Please restate the data word for word, in full.

Data supplied →
####

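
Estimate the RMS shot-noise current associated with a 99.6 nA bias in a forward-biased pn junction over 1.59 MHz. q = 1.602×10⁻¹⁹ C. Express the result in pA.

I_n = √(2qI·B)
2qI·B = 2 × 1.602×10⁻¹⁹ × 9.96×10⁻⁸ × 1.59×10⁶ = 5.07×10⁻²⁰ A²
I_n = √(5.07×10⁻²⁰) = 2.25×10⁻¹⁰ A = 225 pA

225 pA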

####

Result of the task →
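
Estimate the RMS shot-noise current associated with a 99.6 nA bias in a forward-biased pn junction over 1.59 MHz. q = 1.602×10⁻¹⁹ C. Express the result in pA.

I_n = √(2qI·B)
2qI·B = 2 × 1.602×10⁻¹⁹ × 9.96×10⁻⁸ × 1.59×10⁶ = 5.07×10⁻²⁰ A²
I_n = √(5.07×10⁻²⁰) = 2.25×10⁻¹⁰ A = 225 pA

225 pA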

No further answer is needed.